What this task involves: Using the data below, return the stretch from the line that contains "outlet (in lbmol/h)." through the line that contains "The feed to a converter", both included, exactly as it stands and nothing beyond it.

Extracted records:
■ ■ ■ ■ ■ ■ ■

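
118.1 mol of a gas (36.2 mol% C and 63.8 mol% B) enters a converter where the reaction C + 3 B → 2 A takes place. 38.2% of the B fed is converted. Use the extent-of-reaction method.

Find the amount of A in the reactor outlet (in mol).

B reacted = 0.382 × 75.35 = 28.78 mol; ν_B = −3, so ξ = 28.78/3 = 9.594 mol.
Outlet amounts (n = n₀ + ν ξ):
  C: 42.75 − 1(9.594) = 33.16
  B: 75.35 − 3(9.594) = 46.56
  A: 0 + 2(9.594) = 19.19

19.2 mol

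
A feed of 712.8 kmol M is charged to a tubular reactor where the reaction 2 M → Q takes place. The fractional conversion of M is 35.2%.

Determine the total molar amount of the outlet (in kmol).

M reacted = 0.352 × 712.8 = 250.9 kmol; ν_M = −2, so ξ = 250.9/2 = 125.5 kmol.
Outlet amounts (n = n₀ + ν ξ):
  M: 712.8 − 2(125.5) = 461.9
  Q: 0 + 1(125.5) = 125.5
Total out = 461.9 + 125.5 = 587.3 kmol.

587 kmol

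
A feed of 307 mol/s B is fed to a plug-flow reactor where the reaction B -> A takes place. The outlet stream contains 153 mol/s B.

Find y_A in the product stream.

For B: n = n₀ − 1ξ → 153 = 307 − 1ξ, giving ξ = 154 mol/s.
Outlet amounts (n = n₀ + ν ξ):
  B: 307 − 1(154) = 153
  A: 0 + 1(154) = 154
Total out = 307 mol/s; y_A = 154 / 307 = 0.5016.

0.502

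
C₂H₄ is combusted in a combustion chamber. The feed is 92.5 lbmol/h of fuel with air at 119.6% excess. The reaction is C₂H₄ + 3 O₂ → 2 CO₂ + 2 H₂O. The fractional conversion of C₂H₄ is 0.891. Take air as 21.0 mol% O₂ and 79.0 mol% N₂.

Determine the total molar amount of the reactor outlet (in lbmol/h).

Stoichiometric O₂ = 3 × 92.5 = 277.5 lbmol/h; O₂ fed = 277.5 × 2.196 = 609.4 lbmol/h.
N₂ fed = 609.4 × 79/21 = 2292 lbmol/h.
Fuel reacted = 0.891 × 92.5 → ξ = 82.42 lbmol/h.
Outlet (n = n₀ + ν ξ):
  C₂H₄: 92.5 − 1(82.42) = 10.08
  O₂: 609.4 − 3(82.42) = 362.1
  N₂: 2292 (inert)
  CO₂: 0 + 2(82.42) = 164.8
  H₂O: 0 + 2(82.42) = 164.8
Total out = 10.08 + 362.1 + 2292 + 164.8 + 164.8 = 2994 lbmol/h.

2990 lbmol/h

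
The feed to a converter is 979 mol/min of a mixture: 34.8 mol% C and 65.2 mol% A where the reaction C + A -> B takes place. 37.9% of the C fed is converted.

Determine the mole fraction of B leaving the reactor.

C reacted = 0.379 × 340.7 = 129.1 mol/min; ν_C = −1, so ξ = 129.1/1 = 129.1 mol/min.
Outlet amounts (n = n₀ + ν ξ):
  C: 340.7 − 1(129.1) = 211.6
  A: 638.3 − 1(129.1) = 509.2
  B: 0 + 1(129.1) = 129.1
Total out = 849.9 mol/min; y_B = 129.1 / 849.9 = 0.1519.

0.152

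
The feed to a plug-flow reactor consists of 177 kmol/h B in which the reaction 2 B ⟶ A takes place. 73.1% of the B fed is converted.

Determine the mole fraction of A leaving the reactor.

B reacted = 0.731 × 177 = 129.4 kmol/h; ν_B = −2, so ξ = 129.4/2 = 64.69 kmol/h.
Outlet amounts (n = n₀ + ν ξ):
  B: 177 − 2(64.69) = 47.61
  A: 0 + 1(64.69) = 64.69
Total out = 112.3 kmol/h; y_A = 64.69 / 112.3 = 0.576.

0.576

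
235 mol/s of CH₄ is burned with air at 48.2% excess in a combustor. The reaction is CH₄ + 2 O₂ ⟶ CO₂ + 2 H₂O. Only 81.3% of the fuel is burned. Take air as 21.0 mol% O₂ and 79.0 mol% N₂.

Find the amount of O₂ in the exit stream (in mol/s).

314 mol/s

Stoichiometric O₂ = 2 × 235 = 470 mol/s; O₂ fed = 470 × 1.482 = 696.5 mol/s.
N₂ fed = 696.5 × 79/21 = 2620 mol/s.
Fuel reacted = 0.813 × 235 → ξ = 191.1 mol/s.
Outlet (n = n₀ + ν ξ):
  CH₄: 235 − 1(191.1) = 43.95
  O₂: 696.5 − 2(191.1) = 314.4
  N₂: 2620 (inert)
  CO₂: 0 + 1(191.1) = 191.1
  H₂O: 0 + 2(191.1) = 382.1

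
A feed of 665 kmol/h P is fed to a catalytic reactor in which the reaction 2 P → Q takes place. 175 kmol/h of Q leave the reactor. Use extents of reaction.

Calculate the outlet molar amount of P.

315 kmol/h

For Q: n = n₀ + 1ξ → 175 = 0 + 1ξ, giving ξ = 175 kmol/h.
Outlet amounts (n = n₀ + ν ξ):
  P: 665 − 2(175) = 315
  Q: 0 + 1(175) = 175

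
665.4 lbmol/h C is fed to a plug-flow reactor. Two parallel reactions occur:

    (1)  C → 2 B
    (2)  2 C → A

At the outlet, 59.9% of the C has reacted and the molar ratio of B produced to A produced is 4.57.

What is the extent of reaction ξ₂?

Conversion of C: C consumed = 0.599 × 665.4 = 398.6 lbmol/h = 1ξ₁ + 2ξ₂.
Selectivity: 2ξ₁ / (1ξ₂) = 4.57 → ξ₁ = 2.285 ξ₂.
Substitute: (1·2.285 + 2) ξ₂ = 398.6 → ξ₂ = 93.02 lbmol/h, ξ₁ = 212.5 lbmol/h.
Outlet amounts (n = n₀ + Σ ν·ξ):
  C: 665.4 − 1(212.5) − 2(93.02) = 266.8
  B: 0 + 2(212.5) = 425.1
  A: 0 + 1(93.02) = 93.02

ξ₂ = 93 lbmol/h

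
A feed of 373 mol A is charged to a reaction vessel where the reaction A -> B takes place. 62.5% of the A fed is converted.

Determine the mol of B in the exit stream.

233 mol

A reacted = 0.625 × 373 = 233.1 mol; ν_A = −1, so ξ = 233.1/1 = 233.1 mol.
Outlet amounts (n = n₀ + ν ξ):
  A: 373 − 1(233.1) = 139.9
  B: 0 + 1(233.1) = 233.1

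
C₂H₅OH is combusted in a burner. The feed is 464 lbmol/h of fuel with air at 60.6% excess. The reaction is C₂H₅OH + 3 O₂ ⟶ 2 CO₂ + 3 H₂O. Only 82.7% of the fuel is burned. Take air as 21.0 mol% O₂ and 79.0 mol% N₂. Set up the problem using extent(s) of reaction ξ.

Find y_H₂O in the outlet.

Stoichiometric O₂ = 3 × 464 = 1392 lbmol/h; O₂ fed = 1392 × 1.606 = 2236 lbmol/h.
N₂ fed = 2236 × 79/21 = 8410 lbmol/h.
Fuel reacted = 0.827 × 464 → ξ = 383.7 lbmol/h.
Outlet (n = n₀ + ν ξ):
  C₂H₅OH: 464 − 1(383.7) = 80.27
  O₂: 2236 − 3(383.7) = 1084
  N₂: 8410 (inert)
  CO₂: 0 + 2(383.7) = 767.5
  H₂O: 0 + 3(383.7) = 1151
Total out = 11490 lbmol/h; y_H₂O = 1151 / 11490 = 0.1002.

0.1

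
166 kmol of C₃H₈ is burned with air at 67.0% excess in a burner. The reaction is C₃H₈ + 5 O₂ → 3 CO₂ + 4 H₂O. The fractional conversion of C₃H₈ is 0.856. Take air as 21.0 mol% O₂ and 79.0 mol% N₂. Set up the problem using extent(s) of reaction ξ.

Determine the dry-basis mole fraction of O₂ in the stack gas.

0.107

Stoichiometric O₂ = 5 × 166 = 830 kmol; O₂ fed = 830 × 1.670 = 1386 kmol.
N₂ fed = 1386 × 79/21 = 5214 kmol.
Fuel reacted = 0.856 × 166 → ξ = 142.1 kmol.
Outlet (n = n₀ + ν ξ):
  C₃H₈: 166 − 1(142.1) = 23.9
  O₂: 1386 − 5(142.1) = 675.6
  N₂: 5214 (inert)
  CO₂: 0 + 3(142.1) = 426.3
  H₂O: 0 + 4(142.1) = 568.4
Dry total = 6340 kmol; y_O₂ (dry) = 675.6 / 6340 = 0.1066.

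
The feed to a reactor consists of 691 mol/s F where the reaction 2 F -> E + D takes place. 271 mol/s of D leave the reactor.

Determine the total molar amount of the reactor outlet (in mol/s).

For D: n = n₀ + 1ξ → 271 = 0 + 1ξ, giving ξ = 271 mol/s.
Outlet amounts (n = n₀ + ν ξ):
  F: 691 − 2(271) = 149
  E: 0 + 1(271) = 271
  D: 0 + 1(271) = 271
Total out = 149 + 271 + 271 = 691 mol/s.

691 mol/s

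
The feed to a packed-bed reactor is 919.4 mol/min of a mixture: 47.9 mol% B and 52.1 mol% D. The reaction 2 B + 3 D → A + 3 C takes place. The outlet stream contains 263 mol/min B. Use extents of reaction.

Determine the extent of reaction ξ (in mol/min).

ξ = 88.7 mol/min

For B: n = n₀ − 2ξ → 263 = 440.4 − 2ξ, giving ξ = 88.7 mol/min.
Outlet amounts (n = n₀ + ν ξ):
  B: 440.4 − 2(88.7) = 263
  D: 479 − 3(88.7) = 212.9
  A: 0 + 1(88.7) = 88.7
  C: 0 + 3(88.7) = 266.1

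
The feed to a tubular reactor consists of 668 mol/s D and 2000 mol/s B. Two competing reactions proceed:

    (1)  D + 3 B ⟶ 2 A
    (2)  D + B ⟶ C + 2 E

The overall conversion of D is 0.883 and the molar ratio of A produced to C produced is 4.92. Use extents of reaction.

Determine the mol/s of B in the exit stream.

571 mol/s

Conversion of D: D consumed = 0.883 × 668 = 589.8 mol/s = 1ξ₁ + 1ξ₂.
Selectivity: 2ξ₁ / (1ξ₂) = 4.92 → ξ₁ = 2.46 ξ₂.
Substitute: (1·2.46 + 1) ξ₂ = 589.8 → ξ₂ = 170.5 mol/s, ξ₁ = 419.4 mol/s.
Outlet amounts (n = n₀ + Σ ν·ξ):
  D: 668 − 1(419.4) − 1(170.5) = 78.16
  B: 2000 − 3(419.4) − 1(170.5) = 571.4
  A: 0 + 2(419.4) = 838.7
  C: 0 + 1(170.5) = 170.5
  E: 0 + 2(170.5) = 341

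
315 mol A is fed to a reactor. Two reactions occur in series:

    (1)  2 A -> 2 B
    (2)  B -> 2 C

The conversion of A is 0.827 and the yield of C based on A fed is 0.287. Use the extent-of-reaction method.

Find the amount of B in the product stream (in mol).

Conversion of A: A consumed = 2ξ₁ = 0.827 × 315 → ξ₁ = 130.3 mol.
Yield of C: 2ξ₂ / 315 = 0.287 → ξ₂ = 45.2 mol.
Outlet amounts (n = n₀ + Σ ν·ξ):
  A: 315 − 2(130.3) = 54.5
  B: 0 + 2(130.3) − 1(45.2) = 215.3
  C: 0 + 2(45.2) = 90.4

215 mol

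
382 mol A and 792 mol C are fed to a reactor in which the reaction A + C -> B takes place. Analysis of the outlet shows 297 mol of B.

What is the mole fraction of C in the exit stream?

For B: n = n₀ + 1ξ → 297 = 0 + 1ξ, giving ξ = 297 mol.
Outlet amounts (n = n₀ + ν ξ):
  A: 382 − 1(297) = 85
  C: 792 − 1(297) = 495
  B: 0 + 1(297) = 297
Total out = 877 mol; y_C = 495 / 877 = 0.5644.

0.564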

■ ■ ■ ■ ■ ■ ■

Exercise solution:
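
Determine the total molar amount of the reactor outlet (in lbmol/h).

Stoichiometric O₂ = 3 × 92.5 = 277.5 lbmol/h; O₂ fed = 277.5 × 2.196 = 609.4 lbmol/h.
N₂ fed = 609.4 × 79/21 = 2292 lbmol/h.
Fuel reacted = 0.891 × 92.5 → ξ = 82.42 lbmol/h.
Outlet (n = n₀ + ν ξ):
  C₂H₄: 92.5 − 1(82.42) = 10.08
  O₂: 609.4 − 3(82.42) = 362.1
  N₂: 2292 (inert)
  CO₂: 0 + 2(82.42) = 164.8
  H₂O: 0 + 2(82.42) = 164.8
Total out = 10.08 + 362.1 + 2292 + 164.8 + 164.8 = 2994 lbmol/h.

2990 lbmol/h

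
The feed to a converter is 979 mol/min of a mixture: 34.8 mol% C and 65.2 mol% A where the reaction C + A -> B takes place. 37.9% of the C fed is converted.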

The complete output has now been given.